(Stored items)
====

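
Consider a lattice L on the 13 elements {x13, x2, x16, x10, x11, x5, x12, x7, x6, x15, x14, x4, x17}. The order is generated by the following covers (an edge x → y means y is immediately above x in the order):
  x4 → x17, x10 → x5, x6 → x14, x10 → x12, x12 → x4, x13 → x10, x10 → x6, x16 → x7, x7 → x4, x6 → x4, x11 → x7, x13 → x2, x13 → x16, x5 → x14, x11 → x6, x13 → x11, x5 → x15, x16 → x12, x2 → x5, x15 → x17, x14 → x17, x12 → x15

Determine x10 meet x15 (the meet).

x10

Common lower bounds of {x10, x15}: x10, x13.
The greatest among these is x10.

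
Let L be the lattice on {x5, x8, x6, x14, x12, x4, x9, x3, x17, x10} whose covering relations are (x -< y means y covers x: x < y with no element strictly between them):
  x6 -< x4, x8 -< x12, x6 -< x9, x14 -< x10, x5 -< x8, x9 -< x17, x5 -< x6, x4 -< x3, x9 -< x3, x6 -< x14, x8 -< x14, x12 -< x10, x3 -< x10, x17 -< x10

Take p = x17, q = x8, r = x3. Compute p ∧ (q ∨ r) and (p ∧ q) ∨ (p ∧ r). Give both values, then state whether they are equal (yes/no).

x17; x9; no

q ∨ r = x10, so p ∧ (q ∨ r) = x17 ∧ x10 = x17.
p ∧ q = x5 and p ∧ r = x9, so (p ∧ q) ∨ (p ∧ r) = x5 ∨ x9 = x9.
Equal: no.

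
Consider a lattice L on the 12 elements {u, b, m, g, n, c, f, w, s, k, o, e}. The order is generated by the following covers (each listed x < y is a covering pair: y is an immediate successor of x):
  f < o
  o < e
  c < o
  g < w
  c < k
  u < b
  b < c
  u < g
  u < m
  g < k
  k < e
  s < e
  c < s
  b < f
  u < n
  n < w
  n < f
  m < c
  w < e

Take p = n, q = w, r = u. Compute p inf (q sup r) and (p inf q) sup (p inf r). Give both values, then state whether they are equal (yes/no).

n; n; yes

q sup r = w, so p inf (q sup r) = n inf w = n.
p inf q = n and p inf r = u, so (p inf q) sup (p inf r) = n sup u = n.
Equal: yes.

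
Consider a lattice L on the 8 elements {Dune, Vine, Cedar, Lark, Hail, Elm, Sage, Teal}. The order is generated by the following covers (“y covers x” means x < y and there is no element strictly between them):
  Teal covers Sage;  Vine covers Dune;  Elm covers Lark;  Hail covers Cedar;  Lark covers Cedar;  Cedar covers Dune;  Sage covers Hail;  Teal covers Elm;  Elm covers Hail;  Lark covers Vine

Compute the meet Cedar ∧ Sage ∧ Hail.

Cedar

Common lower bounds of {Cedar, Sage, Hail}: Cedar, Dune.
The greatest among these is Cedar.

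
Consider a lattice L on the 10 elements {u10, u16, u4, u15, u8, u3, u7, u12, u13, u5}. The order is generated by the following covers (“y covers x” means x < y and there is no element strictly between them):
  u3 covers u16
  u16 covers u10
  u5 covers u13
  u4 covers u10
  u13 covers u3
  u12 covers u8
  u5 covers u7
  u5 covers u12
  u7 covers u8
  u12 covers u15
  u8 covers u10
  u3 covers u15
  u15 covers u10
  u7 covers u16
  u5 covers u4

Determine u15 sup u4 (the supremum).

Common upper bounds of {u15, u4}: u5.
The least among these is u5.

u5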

====

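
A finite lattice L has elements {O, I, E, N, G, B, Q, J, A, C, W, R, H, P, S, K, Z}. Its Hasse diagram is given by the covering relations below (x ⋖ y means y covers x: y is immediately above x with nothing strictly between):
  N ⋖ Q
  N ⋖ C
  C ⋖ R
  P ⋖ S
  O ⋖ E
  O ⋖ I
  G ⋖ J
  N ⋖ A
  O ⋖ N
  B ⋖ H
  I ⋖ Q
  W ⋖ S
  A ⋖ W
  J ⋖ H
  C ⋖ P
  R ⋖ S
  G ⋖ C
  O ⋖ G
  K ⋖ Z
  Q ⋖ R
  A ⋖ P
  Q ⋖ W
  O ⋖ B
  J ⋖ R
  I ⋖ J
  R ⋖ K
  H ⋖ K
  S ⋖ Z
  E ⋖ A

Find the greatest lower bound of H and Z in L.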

====

_Work item:_ If the word "them" is on a line above, return that line.

_Task response:_
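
Let L be the lattice on {x5, x8, x6, x14, x12, x4, x9, x3, x17, x10} whose covering relations are (x -< y means y covers x: x < y with no element strictly between them):
Consider a lattice L on the 8 elements {Dune, Vine, Cedar, Lark, Hail, Elm, Sage, Teal}. The order is generated by the following covers (“y covers x” means x < y and there is no element strictly between them):
Consider a lattice L on the 10 elements {u10, u16, u4, u15, u8, u3, u7, u12, u13, u5}. The order is generated by the following covers (“y covers x” means x < y and there is no element strictly between them):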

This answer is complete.